[RECORDS PROVIDED]
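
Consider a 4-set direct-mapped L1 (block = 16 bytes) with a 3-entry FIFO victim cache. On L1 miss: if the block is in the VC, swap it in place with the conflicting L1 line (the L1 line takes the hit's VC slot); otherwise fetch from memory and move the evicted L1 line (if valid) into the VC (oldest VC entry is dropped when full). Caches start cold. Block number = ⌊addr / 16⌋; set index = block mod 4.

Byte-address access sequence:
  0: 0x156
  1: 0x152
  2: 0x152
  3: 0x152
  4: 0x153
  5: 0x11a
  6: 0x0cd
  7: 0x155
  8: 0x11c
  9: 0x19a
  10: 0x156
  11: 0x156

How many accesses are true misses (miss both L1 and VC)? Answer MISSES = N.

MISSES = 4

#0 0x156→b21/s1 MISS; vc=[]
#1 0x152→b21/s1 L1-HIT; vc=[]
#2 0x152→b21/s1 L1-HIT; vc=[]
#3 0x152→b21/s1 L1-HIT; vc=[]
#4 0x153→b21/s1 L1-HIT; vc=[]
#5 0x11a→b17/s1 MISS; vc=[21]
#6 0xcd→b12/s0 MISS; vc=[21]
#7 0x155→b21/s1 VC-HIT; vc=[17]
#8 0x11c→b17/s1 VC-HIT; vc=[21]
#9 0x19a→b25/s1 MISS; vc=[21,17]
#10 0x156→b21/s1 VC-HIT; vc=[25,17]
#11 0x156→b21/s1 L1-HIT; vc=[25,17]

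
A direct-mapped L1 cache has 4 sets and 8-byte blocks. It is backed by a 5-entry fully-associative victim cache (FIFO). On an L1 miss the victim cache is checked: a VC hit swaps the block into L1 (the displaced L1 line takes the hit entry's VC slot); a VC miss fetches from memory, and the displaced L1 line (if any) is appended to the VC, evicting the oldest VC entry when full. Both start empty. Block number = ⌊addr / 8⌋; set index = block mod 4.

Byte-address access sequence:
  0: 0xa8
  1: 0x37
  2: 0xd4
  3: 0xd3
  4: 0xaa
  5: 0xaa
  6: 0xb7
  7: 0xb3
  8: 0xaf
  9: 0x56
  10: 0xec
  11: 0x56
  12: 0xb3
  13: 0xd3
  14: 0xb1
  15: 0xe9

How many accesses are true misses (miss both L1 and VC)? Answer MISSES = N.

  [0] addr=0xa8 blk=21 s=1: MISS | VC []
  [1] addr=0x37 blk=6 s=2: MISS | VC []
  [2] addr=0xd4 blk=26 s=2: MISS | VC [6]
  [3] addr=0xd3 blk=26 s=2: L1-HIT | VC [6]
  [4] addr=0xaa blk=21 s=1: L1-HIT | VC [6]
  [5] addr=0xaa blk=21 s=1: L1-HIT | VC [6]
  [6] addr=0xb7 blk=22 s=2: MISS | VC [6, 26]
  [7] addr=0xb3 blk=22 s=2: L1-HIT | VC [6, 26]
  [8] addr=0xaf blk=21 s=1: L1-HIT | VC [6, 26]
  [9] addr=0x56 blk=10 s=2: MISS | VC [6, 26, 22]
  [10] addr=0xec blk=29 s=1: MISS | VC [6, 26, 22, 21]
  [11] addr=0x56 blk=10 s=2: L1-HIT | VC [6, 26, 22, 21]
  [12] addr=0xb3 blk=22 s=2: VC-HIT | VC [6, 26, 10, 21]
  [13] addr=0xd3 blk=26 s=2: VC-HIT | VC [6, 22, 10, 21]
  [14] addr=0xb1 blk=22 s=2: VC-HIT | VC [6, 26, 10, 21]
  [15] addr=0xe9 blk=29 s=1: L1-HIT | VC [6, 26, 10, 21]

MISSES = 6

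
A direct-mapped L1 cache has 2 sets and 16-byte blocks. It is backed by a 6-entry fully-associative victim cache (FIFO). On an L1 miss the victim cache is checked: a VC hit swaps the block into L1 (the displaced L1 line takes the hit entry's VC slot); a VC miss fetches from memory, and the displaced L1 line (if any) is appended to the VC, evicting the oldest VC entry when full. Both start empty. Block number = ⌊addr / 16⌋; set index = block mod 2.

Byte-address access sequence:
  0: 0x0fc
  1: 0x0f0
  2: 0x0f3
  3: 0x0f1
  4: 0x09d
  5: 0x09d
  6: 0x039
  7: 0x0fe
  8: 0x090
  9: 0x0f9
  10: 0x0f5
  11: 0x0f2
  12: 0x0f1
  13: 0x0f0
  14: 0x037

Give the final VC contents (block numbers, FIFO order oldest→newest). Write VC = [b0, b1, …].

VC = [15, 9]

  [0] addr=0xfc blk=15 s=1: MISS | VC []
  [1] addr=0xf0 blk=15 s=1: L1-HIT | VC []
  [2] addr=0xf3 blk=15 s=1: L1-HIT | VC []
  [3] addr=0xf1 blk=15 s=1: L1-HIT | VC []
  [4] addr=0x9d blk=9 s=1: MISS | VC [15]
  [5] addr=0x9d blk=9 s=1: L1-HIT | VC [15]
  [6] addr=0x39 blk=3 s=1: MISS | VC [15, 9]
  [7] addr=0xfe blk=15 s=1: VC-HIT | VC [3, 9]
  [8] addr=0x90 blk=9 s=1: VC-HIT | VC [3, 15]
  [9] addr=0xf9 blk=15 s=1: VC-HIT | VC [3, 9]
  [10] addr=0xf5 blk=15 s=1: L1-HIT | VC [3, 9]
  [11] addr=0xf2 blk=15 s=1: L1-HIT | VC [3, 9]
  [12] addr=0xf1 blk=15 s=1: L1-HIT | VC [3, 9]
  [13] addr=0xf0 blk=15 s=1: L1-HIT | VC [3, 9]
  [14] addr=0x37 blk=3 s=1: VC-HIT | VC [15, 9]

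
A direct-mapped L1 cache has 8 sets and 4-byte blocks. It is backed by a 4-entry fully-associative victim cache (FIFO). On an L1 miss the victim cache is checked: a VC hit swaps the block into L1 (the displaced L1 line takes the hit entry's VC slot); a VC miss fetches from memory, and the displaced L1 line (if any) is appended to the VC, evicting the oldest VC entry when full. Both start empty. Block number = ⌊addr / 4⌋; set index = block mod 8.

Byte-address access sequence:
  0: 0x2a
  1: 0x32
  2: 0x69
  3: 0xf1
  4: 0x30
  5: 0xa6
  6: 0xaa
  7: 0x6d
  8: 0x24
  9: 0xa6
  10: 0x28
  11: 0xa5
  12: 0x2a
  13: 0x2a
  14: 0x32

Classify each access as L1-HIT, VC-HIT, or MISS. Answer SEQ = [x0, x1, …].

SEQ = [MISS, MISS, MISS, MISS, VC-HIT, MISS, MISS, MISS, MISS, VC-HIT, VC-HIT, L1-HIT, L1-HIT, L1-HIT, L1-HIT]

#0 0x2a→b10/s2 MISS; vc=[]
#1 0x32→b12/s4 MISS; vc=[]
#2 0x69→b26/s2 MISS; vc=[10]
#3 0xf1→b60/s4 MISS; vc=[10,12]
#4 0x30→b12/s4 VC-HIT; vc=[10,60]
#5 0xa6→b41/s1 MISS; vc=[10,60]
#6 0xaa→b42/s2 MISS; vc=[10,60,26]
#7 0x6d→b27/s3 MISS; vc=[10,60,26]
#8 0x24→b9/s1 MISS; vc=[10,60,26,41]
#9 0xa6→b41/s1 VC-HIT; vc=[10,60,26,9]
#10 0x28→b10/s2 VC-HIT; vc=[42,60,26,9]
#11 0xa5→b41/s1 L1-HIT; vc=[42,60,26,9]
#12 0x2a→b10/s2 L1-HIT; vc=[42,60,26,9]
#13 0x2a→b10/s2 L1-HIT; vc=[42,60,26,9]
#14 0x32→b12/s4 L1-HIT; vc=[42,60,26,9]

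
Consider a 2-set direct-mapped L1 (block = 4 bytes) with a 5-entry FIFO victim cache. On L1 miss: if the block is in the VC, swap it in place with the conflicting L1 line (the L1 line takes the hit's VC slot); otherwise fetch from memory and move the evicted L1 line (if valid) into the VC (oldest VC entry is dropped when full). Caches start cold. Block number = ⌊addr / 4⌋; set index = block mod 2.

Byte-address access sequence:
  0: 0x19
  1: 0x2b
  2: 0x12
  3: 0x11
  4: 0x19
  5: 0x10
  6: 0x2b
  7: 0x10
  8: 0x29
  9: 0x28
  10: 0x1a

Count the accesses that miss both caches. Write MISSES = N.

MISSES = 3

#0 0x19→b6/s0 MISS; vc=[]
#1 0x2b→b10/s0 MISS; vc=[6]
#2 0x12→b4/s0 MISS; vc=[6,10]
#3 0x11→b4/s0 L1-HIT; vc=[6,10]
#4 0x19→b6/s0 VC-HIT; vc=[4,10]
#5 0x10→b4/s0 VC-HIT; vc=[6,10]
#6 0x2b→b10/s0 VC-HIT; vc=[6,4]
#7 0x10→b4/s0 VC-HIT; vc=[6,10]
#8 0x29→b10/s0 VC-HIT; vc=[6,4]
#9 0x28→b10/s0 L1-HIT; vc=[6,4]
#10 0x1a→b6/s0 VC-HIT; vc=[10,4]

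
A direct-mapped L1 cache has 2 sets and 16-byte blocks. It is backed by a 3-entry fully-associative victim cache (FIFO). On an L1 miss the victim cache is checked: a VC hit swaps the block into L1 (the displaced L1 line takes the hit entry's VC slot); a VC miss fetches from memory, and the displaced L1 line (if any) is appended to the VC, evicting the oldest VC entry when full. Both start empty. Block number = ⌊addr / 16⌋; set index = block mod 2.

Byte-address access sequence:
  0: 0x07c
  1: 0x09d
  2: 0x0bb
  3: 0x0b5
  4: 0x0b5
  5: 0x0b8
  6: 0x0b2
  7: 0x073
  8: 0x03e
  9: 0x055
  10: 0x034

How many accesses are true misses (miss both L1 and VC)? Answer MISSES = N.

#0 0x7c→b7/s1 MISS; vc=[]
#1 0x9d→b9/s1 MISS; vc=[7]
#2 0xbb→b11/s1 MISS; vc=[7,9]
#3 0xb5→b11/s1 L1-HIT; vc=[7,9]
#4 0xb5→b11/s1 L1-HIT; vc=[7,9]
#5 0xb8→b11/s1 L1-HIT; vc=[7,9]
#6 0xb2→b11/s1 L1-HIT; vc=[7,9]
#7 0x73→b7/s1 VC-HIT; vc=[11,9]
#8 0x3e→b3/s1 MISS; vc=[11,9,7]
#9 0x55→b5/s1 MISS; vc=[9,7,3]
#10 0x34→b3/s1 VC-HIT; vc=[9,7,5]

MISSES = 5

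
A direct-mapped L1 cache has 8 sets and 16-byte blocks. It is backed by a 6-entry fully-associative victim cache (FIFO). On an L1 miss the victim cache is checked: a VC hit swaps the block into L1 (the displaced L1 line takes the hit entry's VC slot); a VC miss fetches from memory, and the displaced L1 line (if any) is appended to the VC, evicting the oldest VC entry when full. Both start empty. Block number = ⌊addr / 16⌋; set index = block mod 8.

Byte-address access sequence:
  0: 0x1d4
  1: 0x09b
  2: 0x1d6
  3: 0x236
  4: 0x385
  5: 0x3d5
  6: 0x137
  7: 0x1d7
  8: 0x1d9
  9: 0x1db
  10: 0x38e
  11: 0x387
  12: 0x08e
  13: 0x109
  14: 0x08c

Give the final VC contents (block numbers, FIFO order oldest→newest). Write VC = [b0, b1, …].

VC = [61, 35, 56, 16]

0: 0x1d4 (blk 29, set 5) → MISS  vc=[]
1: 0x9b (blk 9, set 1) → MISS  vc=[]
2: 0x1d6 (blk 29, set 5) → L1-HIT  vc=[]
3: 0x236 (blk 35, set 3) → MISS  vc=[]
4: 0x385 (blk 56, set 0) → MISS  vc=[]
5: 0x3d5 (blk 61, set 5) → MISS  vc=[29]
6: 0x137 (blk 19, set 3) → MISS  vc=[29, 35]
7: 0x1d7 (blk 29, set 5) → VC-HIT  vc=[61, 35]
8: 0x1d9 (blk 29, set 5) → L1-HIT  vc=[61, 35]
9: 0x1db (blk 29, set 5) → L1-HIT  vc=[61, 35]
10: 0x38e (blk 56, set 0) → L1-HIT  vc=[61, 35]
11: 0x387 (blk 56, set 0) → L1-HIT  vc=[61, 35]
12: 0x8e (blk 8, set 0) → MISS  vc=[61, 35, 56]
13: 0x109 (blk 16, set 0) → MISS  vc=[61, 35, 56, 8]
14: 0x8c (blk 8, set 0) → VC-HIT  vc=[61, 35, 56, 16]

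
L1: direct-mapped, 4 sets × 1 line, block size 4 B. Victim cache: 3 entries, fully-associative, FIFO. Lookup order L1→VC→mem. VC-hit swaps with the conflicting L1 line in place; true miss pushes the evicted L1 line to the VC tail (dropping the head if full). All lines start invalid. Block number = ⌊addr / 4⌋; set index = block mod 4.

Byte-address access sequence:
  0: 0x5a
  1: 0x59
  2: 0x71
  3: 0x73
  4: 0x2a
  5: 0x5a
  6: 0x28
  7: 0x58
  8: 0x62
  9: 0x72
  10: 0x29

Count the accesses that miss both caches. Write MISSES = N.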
[/RECORDS PROVIDED]
[RECORDS PROVIDED]
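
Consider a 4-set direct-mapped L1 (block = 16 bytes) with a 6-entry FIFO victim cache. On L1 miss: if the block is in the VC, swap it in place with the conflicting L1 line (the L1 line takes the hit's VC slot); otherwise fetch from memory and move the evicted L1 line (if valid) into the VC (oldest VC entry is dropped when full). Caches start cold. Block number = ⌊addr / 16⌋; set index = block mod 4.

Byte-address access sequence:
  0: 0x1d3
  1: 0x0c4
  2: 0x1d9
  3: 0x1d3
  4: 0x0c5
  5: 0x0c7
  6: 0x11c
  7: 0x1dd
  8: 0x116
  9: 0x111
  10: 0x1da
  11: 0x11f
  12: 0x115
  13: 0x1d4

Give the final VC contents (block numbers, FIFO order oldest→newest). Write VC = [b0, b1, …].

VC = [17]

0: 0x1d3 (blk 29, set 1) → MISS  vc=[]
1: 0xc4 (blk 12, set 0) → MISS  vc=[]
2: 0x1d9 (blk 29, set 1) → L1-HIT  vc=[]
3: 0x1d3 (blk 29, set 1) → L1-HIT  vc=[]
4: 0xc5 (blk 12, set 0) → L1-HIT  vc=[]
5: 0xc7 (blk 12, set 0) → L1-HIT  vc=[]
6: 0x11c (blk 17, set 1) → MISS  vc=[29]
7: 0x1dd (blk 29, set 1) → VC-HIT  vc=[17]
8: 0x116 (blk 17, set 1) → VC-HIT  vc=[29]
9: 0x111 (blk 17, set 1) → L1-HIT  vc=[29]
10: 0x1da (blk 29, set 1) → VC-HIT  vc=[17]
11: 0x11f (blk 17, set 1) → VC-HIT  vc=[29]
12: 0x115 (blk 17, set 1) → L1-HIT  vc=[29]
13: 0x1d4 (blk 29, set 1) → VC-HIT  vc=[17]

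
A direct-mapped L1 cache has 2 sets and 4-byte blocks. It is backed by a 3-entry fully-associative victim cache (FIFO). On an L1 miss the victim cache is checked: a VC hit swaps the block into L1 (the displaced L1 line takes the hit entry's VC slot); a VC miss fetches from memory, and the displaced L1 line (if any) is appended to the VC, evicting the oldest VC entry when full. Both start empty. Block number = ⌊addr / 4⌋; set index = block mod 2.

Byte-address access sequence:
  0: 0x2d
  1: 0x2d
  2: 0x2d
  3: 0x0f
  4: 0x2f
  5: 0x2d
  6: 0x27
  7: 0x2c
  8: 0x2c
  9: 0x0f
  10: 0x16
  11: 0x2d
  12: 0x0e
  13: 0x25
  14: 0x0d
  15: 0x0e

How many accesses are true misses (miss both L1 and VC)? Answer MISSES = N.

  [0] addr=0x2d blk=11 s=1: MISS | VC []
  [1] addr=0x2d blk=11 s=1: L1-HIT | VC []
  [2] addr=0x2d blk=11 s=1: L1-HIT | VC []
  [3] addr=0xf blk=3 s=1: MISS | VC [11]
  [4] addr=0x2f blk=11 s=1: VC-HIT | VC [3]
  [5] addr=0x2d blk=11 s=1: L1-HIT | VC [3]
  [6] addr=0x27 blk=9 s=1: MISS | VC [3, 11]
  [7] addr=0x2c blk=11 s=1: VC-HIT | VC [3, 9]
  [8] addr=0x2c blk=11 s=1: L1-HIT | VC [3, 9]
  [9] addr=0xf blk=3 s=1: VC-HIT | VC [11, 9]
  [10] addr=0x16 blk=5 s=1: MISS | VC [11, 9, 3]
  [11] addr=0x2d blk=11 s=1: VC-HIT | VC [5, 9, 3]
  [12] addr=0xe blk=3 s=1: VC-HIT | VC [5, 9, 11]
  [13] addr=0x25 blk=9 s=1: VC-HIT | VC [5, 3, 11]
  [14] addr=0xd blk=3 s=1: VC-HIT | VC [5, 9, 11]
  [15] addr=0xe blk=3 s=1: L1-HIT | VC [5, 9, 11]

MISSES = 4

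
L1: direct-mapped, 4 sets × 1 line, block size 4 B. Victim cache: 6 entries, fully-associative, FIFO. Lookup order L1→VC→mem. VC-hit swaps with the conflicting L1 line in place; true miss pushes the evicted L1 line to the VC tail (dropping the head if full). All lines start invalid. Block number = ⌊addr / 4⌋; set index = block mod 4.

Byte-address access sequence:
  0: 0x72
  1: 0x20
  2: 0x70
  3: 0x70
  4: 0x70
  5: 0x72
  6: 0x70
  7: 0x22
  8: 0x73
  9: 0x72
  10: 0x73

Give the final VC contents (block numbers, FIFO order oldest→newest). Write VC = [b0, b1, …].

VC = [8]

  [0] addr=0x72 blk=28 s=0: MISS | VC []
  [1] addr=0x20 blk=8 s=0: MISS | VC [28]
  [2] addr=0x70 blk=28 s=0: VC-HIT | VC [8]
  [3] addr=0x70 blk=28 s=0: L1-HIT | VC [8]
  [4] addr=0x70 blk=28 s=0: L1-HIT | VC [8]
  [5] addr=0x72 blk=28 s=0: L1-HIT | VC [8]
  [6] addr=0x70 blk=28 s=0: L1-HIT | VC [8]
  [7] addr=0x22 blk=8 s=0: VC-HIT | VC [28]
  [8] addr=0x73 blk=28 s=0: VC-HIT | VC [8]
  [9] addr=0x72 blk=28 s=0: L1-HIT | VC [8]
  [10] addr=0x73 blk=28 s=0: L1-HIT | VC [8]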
[/RECORDS PROVIDED]
→ TASK INSTRUCTIONS
Identify all lines in the records above with the word "head".

→ OUTPUT FOR THIS EXERCISE
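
L1: direct-mapped, 4 sets × 1 line, block size 4 B. Victim cache: 3 entries, fully-associative, FIFO. Lookup order L1→VC→mem. VC-hit swaps with the conflicting L1 line in place; true miss pushes the evicted L1 line to the VC tail (dropping the head if full). All lines start invalid. Block number = ⌊addr / 4⌋; set index = block mod 4.
L1: direct-mapped, 4 sets × 1 line, block size 4 B. Victim cache: 6 entries, fully-associative, FIFO. Lookup order L1→VC→mem. VC-hit swaps with the conflicting L1 line in place; true miss pushes the evicted L1 line to the VC tail (dropping the head if full). All lines start invalid. Block number = ⌊addr / 4⌋; set index = block mod 4.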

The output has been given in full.